▶ ASSIGNED TASK
If a line of the data contains the word "configuration", it is counted; report how many such lines there are and nothing else.

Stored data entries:
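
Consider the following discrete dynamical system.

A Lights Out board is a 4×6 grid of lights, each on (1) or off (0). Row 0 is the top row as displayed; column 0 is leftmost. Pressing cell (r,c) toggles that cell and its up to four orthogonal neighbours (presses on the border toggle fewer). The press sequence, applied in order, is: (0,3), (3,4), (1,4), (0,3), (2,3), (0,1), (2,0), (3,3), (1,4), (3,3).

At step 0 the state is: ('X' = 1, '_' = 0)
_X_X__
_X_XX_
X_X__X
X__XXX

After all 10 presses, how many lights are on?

gen 0: _X_X__
_X_XX_
X_X__X
X__XXX
gen 1: _XX_X_
_X__X_
X_X__X
X__XXX
gen 2: _XX_X_
_X__X_
X_X_XX
X_____
gen 3: _XX___
_X_X_X
X_X__X
X_____
gen 4: _X_XX_
_X___X
X_X__X
X_____
gen 5: _X_XX_
_X_X_X
X__XXX
X__X__
gen 6: X_XXX_
___X_X
X__XXX
X__X__
gen 7: X_XXX_
X__X_X
_X_XXX
___X__
gen 8: X_XXX_
X__X_X
_X__XX
__X_X_
gen 9: X_XX__
X___X_
_X___X
__X_X_
gen 10: X_XX__
X___X_
_X_X_X
___X__

9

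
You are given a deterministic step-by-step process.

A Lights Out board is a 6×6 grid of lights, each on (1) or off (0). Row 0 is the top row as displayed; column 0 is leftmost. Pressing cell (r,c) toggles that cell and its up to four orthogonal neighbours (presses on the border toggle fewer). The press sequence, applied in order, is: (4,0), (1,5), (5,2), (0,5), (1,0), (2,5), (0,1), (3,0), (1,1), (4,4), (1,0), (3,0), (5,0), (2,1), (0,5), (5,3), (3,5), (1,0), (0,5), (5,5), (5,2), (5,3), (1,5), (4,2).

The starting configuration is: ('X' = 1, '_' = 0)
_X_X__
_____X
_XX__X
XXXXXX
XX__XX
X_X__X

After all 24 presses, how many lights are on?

18

t=0: _X_X__
_____X
_XX__X
XXXXXX
XX__XX
X_X__X
t=1: _X_X__
_____X
_XX__X
_XXXXX
____XX
__X__X
t=2: _X_X_X
____X_
_XX___
_XXXXX
____XX
__X__X
t=3: _X_X_X
____X_
_XX___
_XXXXX
__X_XX
_X_X_X
t=4: _X_XX_
____XX
_XX___
_XXXXX
__X_XX
_X_X_X
t=5: XX_XX_
XX__XX
XXX___
_XXXXX
__X_XX
_X_X_X
t=6: XX_XX_
XX__X_
XXX_XX
_XXXX_
__X_XX
_X_X_X
t=7: __XXX_
X___X_
XXX_XX
_XXXX_
__X_XX
_X_X_X
t=8: __XXX_
X___X_
_XX_XX
X_XXX_
X_X_XX
_X_X_X
t=9: _XXXX_
_XX_X_
__X_XX
X_XXX_
X_X_XX
_X_X_X
t=10: _XXXX_
_XX_X_
__X_XX
X_XX__
X_XX__
_X_XXX
t=11: XXXXX_
X_X_X_
X_X_XX
X_XX__
X_XX__
_X_XXX
t=12: XXXXX_
X_X_X_
__X_XX
_XXX__
__XX__
_X_XXX
t=13: XXXXX_
X_X_X_
__X_XX
_XXX__
X_XX__
X__XXX
t=14: XXXXX_
XXX_X_
XX__XX
__XX__
X_XX__
X__XXX
t=15: XXXX_X
XXX_XX
XX__XX
__XX__
X_XX__
X__XXX
t=16: XXXX_X
XXX_XX
XX__XX
__XX__
X_X___
X_X__X
t=17: XXXX_X
XXX_XX
XX__X_
__XXXX
X_X__X
X_X__X
t=18: _XXX_X
__X_XX
_X__X_
__XXXX
X_X__X
X_X__X
t=19: _XXXX_
__X_X_
_X__X_
__XXXX
X_X__X
X_X__X
t=20: _XXXX_
__X_X_
_X__X_
__XXXX
X_X___
X_X_X_
t=21: _XXXX_
__X_X_
_X__X_
__XXXX
X_____
XX_XX_
t=22: _XXXX_
__X_X_
_X__X_
__XXXX
X__X__
XXX___
t=23: _XXXXX
__X__X
_X__XX
__XXXX
X__X__
XXX___
t=24: _XXXXX
__X__X
_X__XX
___XXX
XXX___
XX____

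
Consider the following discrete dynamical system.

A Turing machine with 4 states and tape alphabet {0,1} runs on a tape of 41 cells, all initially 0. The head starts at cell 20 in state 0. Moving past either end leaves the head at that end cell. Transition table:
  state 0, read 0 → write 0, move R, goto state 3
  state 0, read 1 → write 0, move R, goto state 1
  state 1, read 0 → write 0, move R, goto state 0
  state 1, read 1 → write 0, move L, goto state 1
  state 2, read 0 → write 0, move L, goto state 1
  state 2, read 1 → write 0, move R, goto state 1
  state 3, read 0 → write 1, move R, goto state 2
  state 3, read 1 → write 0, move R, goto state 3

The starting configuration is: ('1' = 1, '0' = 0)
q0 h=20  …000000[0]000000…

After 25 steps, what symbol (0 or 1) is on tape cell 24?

0

k=0  q0 h=20  …000000[0]000000…
k=1  q3 h=21  …000000[0]000000…
k=2  q2 h=22  …000001[0]000000…
k=3  q1 h=21  …000000[1]000000…
k=4  q1 h=20  …000000[0]000000…
k=5  q0 h=21  …000000[0]000000…
k=6  q3 h=22  …000000[0]000000…
k=7  q2 h=23  …000001[0]000000…
k=8  q1 h=22  …000000[1]000000…
k=9  q1 h=21  …000000[0]000000…
k=10  q0 h=22  …000000[0]000000…
k=11  q3 h=23  …000000[0]000000…
k=12  q2 h=24  …000001[0]000000…
k=13  q1 h=23  …000000[1]000000…
k=14  q1 h=22  …000000[0]000000…
k=15  q0 h=23  …000000[0]000000…
k=16  q3 h=24  …000000[0]000000…
k=17  q2 h=25  …000001[0]000000…
k=18  q1 h=24  …000000[1]000000…
k=19  q1 h=23  …000000[0]000000…
k=20  q0 h=24  …000000[0]000000…
k=21  q3 h=25  …000000[0]000000…
k=22  q2 h=26  …000001[0]000000…
k=23  q1 h=25  …000000[1]000000…
k=24  q1 h=24  …000000[0]000000…
k=25  q0 h=25  …000000[0]000000…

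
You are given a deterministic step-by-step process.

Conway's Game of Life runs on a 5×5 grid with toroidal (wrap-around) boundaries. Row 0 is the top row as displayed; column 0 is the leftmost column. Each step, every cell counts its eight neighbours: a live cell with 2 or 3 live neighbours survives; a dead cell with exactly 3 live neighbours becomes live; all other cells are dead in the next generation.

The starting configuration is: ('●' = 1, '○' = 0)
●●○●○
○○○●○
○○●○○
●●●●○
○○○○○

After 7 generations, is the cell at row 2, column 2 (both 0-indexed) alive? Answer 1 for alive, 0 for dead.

0) ●●○●○
○○○●○
○○●○○
●●●●○
○○○○○
1) ○○●○●
○●○●●
○○○○●
○●●●○
○○○●○
2) ●○●○●
○○●○●
○●○○●
○○●●●
○●○○●
3) ○○●○●
○○●○●
○●○○●
○●●○●
○●○○○
4) ●●●○○
○●●○●
○●○○●
○●●●○
○●○○○
5) ○○○●○
○○○○●
○○○○●
○●○●○
○○○●○
6) ○○○●●
○○○●●
●○○●●
○○●●●
○○○●●
7) ●○●○○
○○●○○
●○○○○
○○●○○
●○○○○

0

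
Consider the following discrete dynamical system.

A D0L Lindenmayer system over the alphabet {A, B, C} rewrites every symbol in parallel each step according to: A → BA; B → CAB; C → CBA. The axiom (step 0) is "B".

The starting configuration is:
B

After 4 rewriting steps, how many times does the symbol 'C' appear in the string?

k=0  B
k=1  CAB
k=2  CBABACAB
k=3  CBACABBACABBACBABACAB
k=4  CBACABBACBABACABCABBACBABACABCABBACBACABBACABBACBABACAB

13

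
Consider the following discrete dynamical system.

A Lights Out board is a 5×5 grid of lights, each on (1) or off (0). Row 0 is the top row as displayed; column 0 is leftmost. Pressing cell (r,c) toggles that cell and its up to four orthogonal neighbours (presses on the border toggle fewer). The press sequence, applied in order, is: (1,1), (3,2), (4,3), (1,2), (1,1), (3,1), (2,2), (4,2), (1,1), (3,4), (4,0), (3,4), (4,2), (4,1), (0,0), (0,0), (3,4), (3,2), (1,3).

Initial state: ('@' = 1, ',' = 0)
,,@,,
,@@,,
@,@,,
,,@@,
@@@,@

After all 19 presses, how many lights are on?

k=0  ,,@,,
,@@,,
@,@,,
,,@@,
@@@,@
k=1  ,@@,,
@,,,,
@@@,,
,,@@,
@@@,@
k=2  ,@@,,
@,,,,
@@,,,
,@,,,
@@,,@
k=3  ,@@,,
@,,,,
@@,,,
,@,@,
@@@@,
k=4  ,@,,,
@@@@,
@@@,,
,@,@,
@@@@,
k=5  ,,,,,
,,,@,
@,@,,
,@,@,
@@@@,
k=6  ,,,,,
,,,@,
@@@,,
@,@@,
@,@@,
k=7  ,,,,,
,,@@,
@,,@,
@,,@,
@,@@,
k=8  ,,,,,
,,@@,
@,,@,
@,@@,
@@,,,
k=9  ,@,,,
@@,@,
@@,@,
@,@@,
@@,,,
k=10  ,@,,,
@@,@,
@@,@@
@,@,@
@@,,@
k=11  ,@,,,
@@,@,
@@,@@
,,@,@
,,,,@
k=12  ,@,,,
@@,@,
@@,@,
,,@@,
,,,,,
k=13  ,@,,,
@@,@,
@@,@,
,,,@,
,@@@,
k=14  ,@,,,
@@,@,
@@,@,
,@,@,
@,,@,
k=15  @,,,,
,@,@,
@@,@,
,@,@,
@,,@,
k=16  ,@,,,
@@,@,
@@,@,
,@,@,
@,,@,
k=17  ,@,,,
@@,@,
@@,@@
,@,,@
@,,@@
k=18  ,@,,,
@@,@,
@@@@@
,,@@@
@,@@@
k=19  ,@,@,
@@@,@
@@@,@
,,@@@
@,@@@

17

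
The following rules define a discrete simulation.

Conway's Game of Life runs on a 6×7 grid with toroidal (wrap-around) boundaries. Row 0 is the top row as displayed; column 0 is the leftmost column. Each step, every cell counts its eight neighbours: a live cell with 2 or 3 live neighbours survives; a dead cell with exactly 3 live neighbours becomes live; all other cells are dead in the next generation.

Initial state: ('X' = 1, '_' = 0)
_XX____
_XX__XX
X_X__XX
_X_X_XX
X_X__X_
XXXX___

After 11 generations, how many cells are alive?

12

gen 0: _XX____
_XX__XX
X_X__XX
_X_X_XX
X_X__X_
XXXX___
gen 1: ______X
___X_X_
___X___
___X___
_____X_
X__X__X
gen 2: X___XXX
____X__
__XX___
____X__
____X_X
X____XX
gen 3: X___X__
____X_X
___XX__
____XX_
X___X_X
_______
gen 4: _____X_
____X__
___X___
______X
____X_X
X____XX
gen 5: ____XX_
____X__
_______
_____X_
_______
X___X__
gen 6: ___XXX_
____XX_
_______
_______
_______
____XX_
gen 7: ___X__X
___X_X_
_______
_______
_______
___X_X_
gen 8: __XX_XX
____X__
_______
_______
_______
____X__
gen 9: ___X_X_
___XXX_
_______
_______
_______
___XXX_
gen 10: __X___X
___X_X_
____X__
_______
____X__
___X_X_
gen 11: __XX_XX
___XXX_
____X__
_______
____X__
___XXX_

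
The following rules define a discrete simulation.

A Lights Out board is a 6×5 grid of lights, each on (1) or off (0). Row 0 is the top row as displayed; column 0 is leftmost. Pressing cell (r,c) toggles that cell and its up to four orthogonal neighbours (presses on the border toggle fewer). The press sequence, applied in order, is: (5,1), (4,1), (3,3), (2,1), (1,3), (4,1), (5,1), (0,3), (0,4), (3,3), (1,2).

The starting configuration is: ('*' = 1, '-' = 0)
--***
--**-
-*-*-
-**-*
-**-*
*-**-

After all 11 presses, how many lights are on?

t=0: --***
--**-
-*-*-
-**-*
-**-*
*-**-
t=1: --***
--**-
-*-*-
-**-*
--*-*
-*-*-
t=2: --***
--**-
-*-*-
--*-*
**--*
---*-
t=3: --***
--**-
-*---
---*-
**-**
---*-
t=4: --***
-***-
*-*--
-*-*-
**-**
---*-
t=5: --*-*
-*--*
*-**-
-*-*-
**-**
---*-
t=6: --*-*
-*--*
*-**-
---*-
--***
-*-*-
t=7: --*-*
-*--*
*-**-
---*-
-****
*-**-
t=8: ---*-
-*-**
*-**-
---*-
-****
*-**-
t=9: ----*
-*-*-
*-**-
---*-
-****
*-**-
t=10: ----*
-*-*-
*-*--
--*-*
-**-*
*-**-
t=11: --*-*
--*--
*----
--*-*
-**-*
*-**-

12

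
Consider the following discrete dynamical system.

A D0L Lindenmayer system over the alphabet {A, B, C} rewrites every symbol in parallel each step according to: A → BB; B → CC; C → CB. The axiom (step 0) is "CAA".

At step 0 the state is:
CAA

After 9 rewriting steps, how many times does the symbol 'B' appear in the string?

515

gen 0: CAA
gen 1: CBBBBB
gen 2: CBCCCCCCCCCC
gen 3: CBCCCBCBCBCBCBCBCBCBCBCB
gen 4: CBCCCBCBCBCCCBCCCBCCCBCCCBCCCBCCCBCCCBCCCBCCCBCC
gen 5: CBCCCBCBCBCCCBCCCBCCCBCBCBCCCBCBCBCCCBCBCBCCCBCBCBCCCBCBCBCCCBCBCBCCCBCBCBCCCBCBCBCCCBCBCBCCCBCB
gen 6: CBCCCBCBCBCCCBCCCBCCCBCBCBCCCBCBCBCCCBCBCBCCCBCCCBCCCBCBCB…CBCBCCCBCCCBCCCBCBCBCCCBCCCBCCCBCBCBCCCBCCCBCCCBCBCBCCCBCC  (len 192)
gen 7: CBCCCBCBCBCCCBCCCBCCCBCBCBCCCBCBCBCCCBCBCBCCCBCCCBCCCBCBCB…CBCBCCCBCCCBCCCBCBCBCCCBCBCBCCCBCBCBCCCBCCCBCCCBCBCBCCCBCB  (len 384)
gen 8: CBCCCBCBCBCCCBCCCBCCCBCBCBCCCBCBCBCCCBCBCBCCCBCCCBCCCBCBCB…CBCBCCCBCCCBCCCBCBCBCCCBCBCBCCCBCBCBCCCBCCCBCCCBCBCBCCCBCC  (len 768)
gen 9: CBCCCBCBCBCCCBCCCBCCCBCBCBCCCBCBCBCCCBCBCBCCCBCCCBCCCBCBCB…CBCBCCCBCCCBCCCBCBCBCCCBCBCBCCCBCBCBCCCBCCCBCCCBCBCBCCCBCB  (len 1536)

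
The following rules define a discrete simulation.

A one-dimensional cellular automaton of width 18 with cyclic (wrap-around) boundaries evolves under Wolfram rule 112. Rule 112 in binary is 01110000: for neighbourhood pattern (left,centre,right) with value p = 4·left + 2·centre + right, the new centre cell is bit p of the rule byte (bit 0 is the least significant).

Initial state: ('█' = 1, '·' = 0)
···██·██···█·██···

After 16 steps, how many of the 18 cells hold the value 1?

7

step 0: ···██·██···█·██···
step 1: ····██·██···█·██··
step 2: ·····██·██···█·██·
step 3: ······██·██···█·██
step 4: █······██·██···█·█
step 5: ██······██·██···█·
step 6: ·██······██·██···█
step 7: █·██······██·██···
step 8: ·█·██······██·██··
step 9: ··█·██······██·██·
step 10: ···█·██······██·██
step 11: █···█·██······██·█
step 12: ██···█·██······██·
step 13: ·██···█·██······██
step 14: █·██···█·██······█
step 15: ██·██···█·██······
step 16: ·██·██···█·██·····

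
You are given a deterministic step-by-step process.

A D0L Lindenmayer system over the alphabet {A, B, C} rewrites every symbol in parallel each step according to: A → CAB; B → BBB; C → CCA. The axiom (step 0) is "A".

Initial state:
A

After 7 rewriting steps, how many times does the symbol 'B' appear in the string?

1577

gen 0: A
gen 1: CAB
gen 2: CCACABBBB
gen 3: CCACCACABCCACABBBBBBBBBBBBB
gen 4: CCACCACABCCACCACABCCACABBBBCCACCACABCCACABBBBBBBBBBBBBBBBBBBBBBBBBBBBBBBBBBBBBBBB
gen 5: CCACCACABCCACCACABCCACABBBBCCACCACABCCACCACABCCACABBBBCCAC…BBBBBBBBBBBBBBBBBBBBBBBBBBBBBBBBBBBBBBBBBBBBBBBBBBBBBBBBBB  (len 243)
gen 6: CCACCACABCCACCACABCCACABBBBCCACCACABCCACCACABCCACABBBBCCAC…BBBBBBBBBBBBBBBBBBBBBBBBBBBBBBBBBBBBBBBBBBBBBBBBBBBBBBBBBB  (len 729)
gen 7: CCACCACABCCACCACABCCACABBBBCCACCACABCCACCACABCCACABBBBCCAC…BBBBBBBBBBBBBBBBBBBBBBBBBBBBBBBBBBBBBBBBBBBBBBBBBBBBBBBBBB  (len 2187)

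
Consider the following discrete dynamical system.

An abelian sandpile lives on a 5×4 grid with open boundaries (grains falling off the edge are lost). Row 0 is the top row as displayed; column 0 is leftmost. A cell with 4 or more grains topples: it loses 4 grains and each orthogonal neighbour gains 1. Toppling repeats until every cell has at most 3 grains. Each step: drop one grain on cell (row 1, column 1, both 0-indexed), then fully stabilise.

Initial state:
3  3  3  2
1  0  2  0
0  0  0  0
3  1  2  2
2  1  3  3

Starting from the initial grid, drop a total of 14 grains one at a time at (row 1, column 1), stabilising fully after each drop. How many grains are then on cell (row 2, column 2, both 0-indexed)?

k=0  3  3  3  2
1  0  2  0
0  0  0  0
3  1  2  2
2  1  3  3
k=1  3  3  3  2
1  1  2  0
0  0  0  0
3  1  2  2
2  1  3  3
k=2  3  3  3  2
1  2  2  0
0  0  0  0
3  1  2  2
2  1  3  3
k=3  3  3  3  2
1  3  2  0
0  0  0  0
3  1  2  2
2  1  3  3
k=4  0  2  1  3
3  2  0  1
0  1  1  0
3  1  2  2
2  1  3  3
k=5  0  2  1  3
3  3  0  1
0  1  1  0
3  1  2  2
2  1  3  3
k=6  1  3  1  3
0  1  1  1
1  2  1  0
3  1  2  2
2  1  3  3
k=7  1  3  1  3
0  2  1  1
1  2  1  0
3  1  2  2
2  1  3  3
k=8  1  3  1  3
0  3  1  1
1  2  1  0
3  1  2  2
2  1  3  3
k=9  2  0  2  3
1  1  2  1
1  3  1  0
3  1  2  2
2  1  3  3
k=10  2  0  2  3
1  2  2  1
1  3  1  0
3  1  2  2
2  1  3  3
k=11  2  0  2  3
1  3  2  1
1  3  1  0
3  1  2  2
2  1  3  3
k=12  2  1  2  3
2  1  3  1
2  0  2  0
3  2  2  2
2  1  3  3
k=13  2  1  2  3
2  2  3  1
2  0  2  0
3  2  2  2
2  1  3  3
k=14  2  1  2  3
2  3  3  1
2  0  2  0
3  2  2  2
2  1  3  3

2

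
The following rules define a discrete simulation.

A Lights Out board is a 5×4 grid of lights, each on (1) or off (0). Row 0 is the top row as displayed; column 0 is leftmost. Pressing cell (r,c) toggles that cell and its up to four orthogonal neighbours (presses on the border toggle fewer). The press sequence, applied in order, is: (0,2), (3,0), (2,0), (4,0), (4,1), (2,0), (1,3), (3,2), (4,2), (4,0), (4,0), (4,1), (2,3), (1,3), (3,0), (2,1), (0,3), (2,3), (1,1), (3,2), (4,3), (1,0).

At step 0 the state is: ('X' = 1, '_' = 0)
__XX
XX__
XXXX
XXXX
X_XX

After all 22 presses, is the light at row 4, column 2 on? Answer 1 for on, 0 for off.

1

[0] __XX
XX__
XXXX
XXXX
X_XX
[1] _X__
XXX_
XXXX
XXXX
X_XX
[2] _X__
XXX_
_XXX
__XX
__XX
[3] _X__
_XX_
X_XX
X_XX
__XX
[4] _X__
_XX_
X_XX
__XX
XXXX
[5] _X__
_XX_
X_XX
_XXX
___X
[6] _X__
XXX_
_XXX
XXXX
___X
[7] _X_X
XX_X
_XX_
XXXX
___X
[8] _X_X
XX_X
_X__
X___
__XX
[9] _X_X
XX_X
_X__
X_X_
_X__
[10] _X_X
XX_X
_X__
__X_
X___
[11] _X_X
XX_X
_X__
X_X_
_X__
[12] _X_X
XX_X
_X__
XXX_
X_X_
[13] _X_X
XX__
_XXX
XXXX
X_X_
[14] _X__
XXXX
_XX_
XXXX
X_X_
[15] _X__
XXXX
XXX_
__XX
__X_
[16] _X__
X_XX
____
_XXX
__X_
[17] _XXX
X_X_
____
_XXX
__X_
[18] _XXX
X_XX
__XX
_XX_
__X_
[19] __XX
_X_X
_XXX
_XX_
__X_
[20] __XX
_X_X
_X_X
___X
____
[21] __XX
_X_X
_X_X
____
__XX
[22] X_XX
X__X
XX_X
____
__XX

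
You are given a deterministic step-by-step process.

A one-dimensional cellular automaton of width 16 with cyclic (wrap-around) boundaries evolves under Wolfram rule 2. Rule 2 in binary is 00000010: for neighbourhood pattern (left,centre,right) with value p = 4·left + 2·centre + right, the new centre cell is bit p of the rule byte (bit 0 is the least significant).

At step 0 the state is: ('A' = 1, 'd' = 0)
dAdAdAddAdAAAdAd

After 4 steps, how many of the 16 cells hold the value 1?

2

step 0: dAdAdAddAdAAAdAd
step 1: AddddddAdddddddd
step 2: ddddddAddddddddA
step 3: dddddAddddddddAd
step 4: ddddAddddddddAdd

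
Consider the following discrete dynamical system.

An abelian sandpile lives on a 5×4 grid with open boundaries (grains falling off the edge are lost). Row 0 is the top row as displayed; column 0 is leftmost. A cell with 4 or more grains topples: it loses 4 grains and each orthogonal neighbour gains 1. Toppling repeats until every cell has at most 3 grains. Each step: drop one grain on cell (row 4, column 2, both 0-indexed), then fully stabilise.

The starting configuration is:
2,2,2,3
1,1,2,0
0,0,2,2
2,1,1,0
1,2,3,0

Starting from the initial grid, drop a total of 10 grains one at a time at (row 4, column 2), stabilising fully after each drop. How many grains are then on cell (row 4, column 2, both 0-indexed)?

3

0) 2,2,2,3
1,1,2,0
0,0,2,2
2,1,1,0
1,2,3,0
1) 2,2,2,3
1,1,2,0
0,0,2,2
2,1,2,0
1,3,0,1
2) 2,2,2,3
1,1,2,0
0,0,2,2
2,1,2,0
1,3,1,1
3) 2,2,2,3
1,1,2,0
0,0,2,2
2,1,2,0
1,3,2,1
4) 2,2,2,3
1,1,2,0
0,0,2,2
2,1,2,0
1,3,3,1
5) 2,2,2,3
1,1,2,0
0,0,2,2
2,2,3,0
2,0,1,2
6) 2,2,2,3
1,1,2,0
0,0,2,2
2,2,3,0
2,0,2,2
7) 2,2,2,3
1,1,2,0
0,0,2,2
2,2,3,0
2,0,3,2
8) 2,2,2,3
1,1,2,0
0,0,3,2
2,3,0,1
2,1,1,3
9) 2,2,2,3
1,1,2,0
0,0,3,2
2,3,0,1
2,1,2,3
10) 2,2,2,3
1,1,2,0
0,0,3,2
2,3,0,1
2,1,3,3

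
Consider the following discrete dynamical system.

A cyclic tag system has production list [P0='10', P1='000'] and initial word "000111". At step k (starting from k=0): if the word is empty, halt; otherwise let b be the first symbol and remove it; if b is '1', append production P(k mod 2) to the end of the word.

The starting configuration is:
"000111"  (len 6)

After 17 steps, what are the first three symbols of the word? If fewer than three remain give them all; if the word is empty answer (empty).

(empty)

0) "000111"  (len 6)
1) "00111"  (len 5)
2) "0111"  (len 4)
3) "111"  (len 3)
4) "11000"  (len 5)
5) "100010"  (len 6)
6) "00010000"  (len 8)
7) "0010000"  (len 7)
8) "010000"  (len 6)
9) "10000"  (len 5)
10) "0000000"  (len 7)
11) "000000"  (len 6)
12) "00000"  (len 5)
13) "0000"  (len 4)
14) "000"  (len 3)
15) "00"  (len 2)
16) "0"  (len 1)
17) (halted — word empty)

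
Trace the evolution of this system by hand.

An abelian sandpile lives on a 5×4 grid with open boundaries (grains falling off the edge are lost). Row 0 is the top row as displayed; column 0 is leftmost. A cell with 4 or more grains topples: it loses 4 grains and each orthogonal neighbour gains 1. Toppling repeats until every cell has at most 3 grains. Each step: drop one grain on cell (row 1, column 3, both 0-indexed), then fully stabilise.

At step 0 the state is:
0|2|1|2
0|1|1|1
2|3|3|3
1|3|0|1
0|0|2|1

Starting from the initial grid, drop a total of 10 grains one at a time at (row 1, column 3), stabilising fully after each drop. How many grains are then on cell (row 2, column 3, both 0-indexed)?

[0] 0|2|1|2
0|1|1|1
2|3|3|3
1|3|0|1
0|0|2|1
[1] 0|2|1|2
0|1|1|2
2|3|3|3
1|3|0|1
0|0|2|1
[2] 0|2|1|2
0|1|1|3
2|3|3|3
1|3|0|1
0|0|2|1
[3] 0|2|1|3
0|2|3|1
3|1|1|1
2|0|2|2
0|1|2|1
[4] 0|2|1|3
0|2|3|2
3|1|1|1
2|0|2|2
0|1|2|1
[5] 0|2|1|3
0|2|3|3
3|1|1|1
2|0|2|2
0|1|2|1
[6] 0|2|3|0
0|3|0|2
3|1|2|2
2|0|2|2
0|1|2|1
[7] 0|2|3|0
0|3|0|3
3|1|2|2
2|0|2|2
0|1|2|1
[8] 0|2|3|1
0|3|1|0
3|1|2|3
2|0|2|2
0|1|2|1
[9] 0|2|3|1
0|3|1|1
3|1|2|3
2|0|2|2
0|1|2|1
[10] 0|2|3|1
0|3|1|2
3|1|2|3
2|0|2|2
0|1|2|1

3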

▶ RESPONSE BELOW
7